##### INPUT RECORDS #####

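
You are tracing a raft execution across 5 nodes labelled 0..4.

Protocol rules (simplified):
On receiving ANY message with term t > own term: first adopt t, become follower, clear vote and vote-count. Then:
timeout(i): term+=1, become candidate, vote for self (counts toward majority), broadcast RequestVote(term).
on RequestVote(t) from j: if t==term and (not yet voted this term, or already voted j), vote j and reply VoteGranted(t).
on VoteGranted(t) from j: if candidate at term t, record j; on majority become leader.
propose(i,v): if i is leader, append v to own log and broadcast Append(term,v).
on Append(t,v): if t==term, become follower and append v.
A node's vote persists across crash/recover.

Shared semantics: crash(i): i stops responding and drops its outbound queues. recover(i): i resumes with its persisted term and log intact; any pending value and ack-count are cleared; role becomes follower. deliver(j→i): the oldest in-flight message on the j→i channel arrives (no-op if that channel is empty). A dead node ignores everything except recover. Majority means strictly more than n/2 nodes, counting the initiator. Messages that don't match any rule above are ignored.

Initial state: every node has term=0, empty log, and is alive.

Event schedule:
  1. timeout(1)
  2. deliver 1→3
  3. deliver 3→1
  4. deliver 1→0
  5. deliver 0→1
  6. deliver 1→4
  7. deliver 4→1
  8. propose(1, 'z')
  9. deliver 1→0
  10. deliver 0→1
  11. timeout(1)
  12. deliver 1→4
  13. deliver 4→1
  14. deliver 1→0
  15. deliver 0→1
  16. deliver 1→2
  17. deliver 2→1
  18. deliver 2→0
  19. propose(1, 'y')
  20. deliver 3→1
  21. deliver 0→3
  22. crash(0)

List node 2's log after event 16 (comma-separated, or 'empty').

empty

e1 timeout(1): 1[cand,t=1,-]
e2 deliver 1→3: 3[foll,t=1,-]
e3 deliver 3→1: ·
e4 deliver 1→0: 0[foll,t=1,-]
e5 deliver 0→1: 1[lead,t=1,-]
e6 deliver 1→4: 4[foll,t=1,-]
e7 deliver 4→1: ·
e8 propose(1,'z'): 1[lead,t=1,z]
e9 deliver 1→0: 0[foll,t=1,z]
e10 deliver 0→1: ·
e11 timeout(1): 1[cand,t=2,z]
e12 deliver 1→4: 4[foll,t=1,z]
e13 deliver 4→1: ·
e14 deliver 1→0: 0[foll,t=2,z]
e15 deliver 0→1: ·
e16 deliver 1→2: 2[foll,t=1,-]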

#####

DESCRIPTION OF THE TASK ::
Return every entry exactly.

THE COMPLETED TASK ::
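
You are tracing a raft execution across 5 nodes labelled 0..4.

Protocol rules (simplified):
On receiving ANY message with term t > own term: first adopt t, become follower, clear vote and vote-count. Then:
timeout(i): term+=1, become candidate, vote for self (counts toward majority), broadcast RequestVote(term).
on RequestVote(t) from j: if t==term and (not yet voted this term, or already voted j), vote j and reply VoteGranted(t).
on VoteGranted(t) from j: if candidate at term t, record j; on majority become leader.
propose(i,v): if i is leader, append v to own log and broadcast Append(term,v).
on Append(t,v): if t==term, become follower and append v.
A node's vote persists across crash/recover.

Shared semantics: crash(i): i stops responding and drops its outbound queues. recover(i): i resumes with its persisted term and log intact; any pending value and ack-count are cleared; role becomes follower. deliver(j→i): the oldest in-flight message on the j→i channel arrives (no-op if that channel is empty). A dead node ignores everything except recover. Majority means strictly more than n/2 nodes, counting the initiator. Messages that don't match any rule above are ignored.

Initial state: every node has term=0, empty log, and is alive.

Event schedule:
  1. timeout(1)
  2. deliver 1→3
  3. deliver 3→1
  4. deliver 1→0
  5. deliver 0→1
  6. deliver 1→4
  7. deliver 4→1
  8. propose(1, 'z')
  9. deliver 1→0
  10. deliver 0→1
  11. timeout(1)
  12. deliver 1→4
  13. deliver 4→1
  14. deliver 1→0
  15. deliver 0→1
  16. deliver 1→2
  17. deliver 2→1
  18. deliver 2→0
  19. propose(1, 'y')
  20. deliver 3→1
  21. deliver 0→3
  22. crash(0)

List node 2's log after event 16 (comma-separated, or 'empty').

empty

e1 timeout(1): 1[cand,t=1,-]
e2 deliver 1→3: 3[foll,t=1,-]
e3 deliver 3→1: ·
e4 deliver 1→0: 0[foll,t=1,-]
e5 deliver 0→1: 1[lead,t=1,-]
e6 deliver 1→4: 4[foll,t=1,-]
e7 deliver 4→1: ·
e8 propose(1,'z'): 1[lead,t=1,z]
e9 deliver 1→0: 0[foll,t=1,z]
e10 deliver 0→1: ·
e11 timeout(1): 1[cand,t=2,z]
e12 deliver 1→4: 4[foll,t=1,z]
e13 deliver 4→1: ·
e14 deliver 1→0: 0[foll,t=2,z]
e15 deliver 0→1: ·
e16 deliver 1→2: 2[foll,t=1,-]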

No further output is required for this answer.